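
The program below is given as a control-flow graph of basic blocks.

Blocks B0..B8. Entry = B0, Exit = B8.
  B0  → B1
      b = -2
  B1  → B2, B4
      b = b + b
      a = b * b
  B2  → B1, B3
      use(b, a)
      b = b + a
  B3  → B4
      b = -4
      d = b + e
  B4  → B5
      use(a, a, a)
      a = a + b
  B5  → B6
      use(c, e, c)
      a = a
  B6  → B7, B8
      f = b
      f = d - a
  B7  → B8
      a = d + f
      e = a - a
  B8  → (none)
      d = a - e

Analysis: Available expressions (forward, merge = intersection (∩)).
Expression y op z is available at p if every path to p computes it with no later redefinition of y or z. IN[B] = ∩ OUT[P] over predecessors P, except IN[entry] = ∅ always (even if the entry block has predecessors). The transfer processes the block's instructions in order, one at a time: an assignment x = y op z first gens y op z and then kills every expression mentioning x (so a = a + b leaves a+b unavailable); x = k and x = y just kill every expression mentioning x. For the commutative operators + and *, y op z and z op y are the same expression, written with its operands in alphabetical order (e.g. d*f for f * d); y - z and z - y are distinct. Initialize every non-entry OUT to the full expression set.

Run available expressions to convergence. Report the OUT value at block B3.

Answer: {b+e}

Working:
Fixpoint table:
  B0: | IN={} | OUT={}
  B1: | IN={} | OUT={b*b}
  B2: | IN={b*b} | OUT={}
  B3: | IN={} | OUT={b+e}
  B4: | IN={} | OUT={}
  B5: | IN={} | OUT={}
  B6: | IN={} | OUT={d-a}
  B7: | IN={d-a} | OUT={a-a, d+f}
  B8: | IN={} | OUT={a-e}

Merge at B3: IN[B3] = OUT[B2] = {}
Applying B3's transfer function to that IN value gives OUT[B3] (row B3 above).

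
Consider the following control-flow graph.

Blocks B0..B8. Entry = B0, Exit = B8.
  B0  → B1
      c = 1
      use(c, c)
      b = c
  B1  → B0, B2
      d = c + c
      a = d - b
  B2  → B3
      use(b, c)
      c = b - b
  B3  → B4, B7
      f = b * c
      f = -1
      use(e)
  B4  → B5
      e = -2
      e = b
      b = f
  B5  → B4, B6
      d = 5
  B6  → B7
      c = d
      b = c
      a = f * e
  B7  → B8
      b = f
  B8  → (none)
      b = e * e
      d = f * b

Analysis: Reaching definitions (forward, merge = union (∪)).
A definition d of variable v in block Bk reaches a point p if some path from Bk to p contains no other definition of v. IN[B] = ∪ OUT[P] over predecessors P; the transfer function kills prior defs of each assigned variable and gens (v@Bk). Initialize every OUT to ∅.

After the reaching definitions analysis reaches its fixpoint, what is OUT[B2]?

Answer: {a@B1, b@B0, c@B2, d@B1}

Working:
Fixpoint table:
  B0: | IN={a@B1, b@B0, c@B0, d@B1} | OUT={a@B1, b@B0, c@B0, d@B1}
  B1: | IN={a@B1, b@B0, c@B0, d@B1} | OUT={a@B1, b@B0, c@B0, d@B1}
  B2: | IN={a@B1, b@B0, c@B0, d@B1} | OUT={a@B1, b@B0, c@B2, d@B1}
  B3: | IN={a@B1, b@B0, c@B2, d@B1} | OUT={a@B1, b@B0, c@B2, d@B1, f@B3}
  B4: | IN={a@B1, b@B0, b@B4, c@B2, d@B1, d@B5, e@B4, f@B3} | OUT={a@B1, b@B4, c@B2, d@B1, d@B5, e@B4, f@B3}
  B5: | IN={a@B1, b@B4, c@B2, d@B1, d@B5, e@B4, f@B3} | OUT={a@B1, b@B4, c@B2, d@B5, e@B4, f@B3}
  B6: | IN={a@B1, b@B4, c@B2, d@B5, e@B4, f@B3} | OUT={a@B6, b@B6, c@B6, d@B5, e@B4, f@B3}
  B7: | IN={a@B1, a@B6, b@B0, b@B6, c@B2, c@B6, d@B1, d@B5, e@B4, f@B3} | OUT={a@B1, a@B6, b@B7, c@B2, c@B6, d@B1, d@B5, e@B4, f@B3}
  B8: | IN={a@B1, a@B6, b@B7, c@B2, c@B6, d@B1, d@B5, e@B4, f@B3} | OUT={a@B1, a@B6, b@B8, c@B2, c@B6, d@B8, e@B4, f@B3}

Merge at B2: IN[B2] = OUT[B1] = {a@B1, b@B0, c@B0, d@B1}
Applying B2's transfer function to that IN value gives OUT[B2] (row B2 above).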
☆ ☆ ☆
■ WHAT TO PRODUCE
Every line in the entries above that has the word "flow" should be identified and copied.

■ ANSWER SECTION
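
The program below is given as a control-flow graph of basic blocks.
Consider the following control-flow graph.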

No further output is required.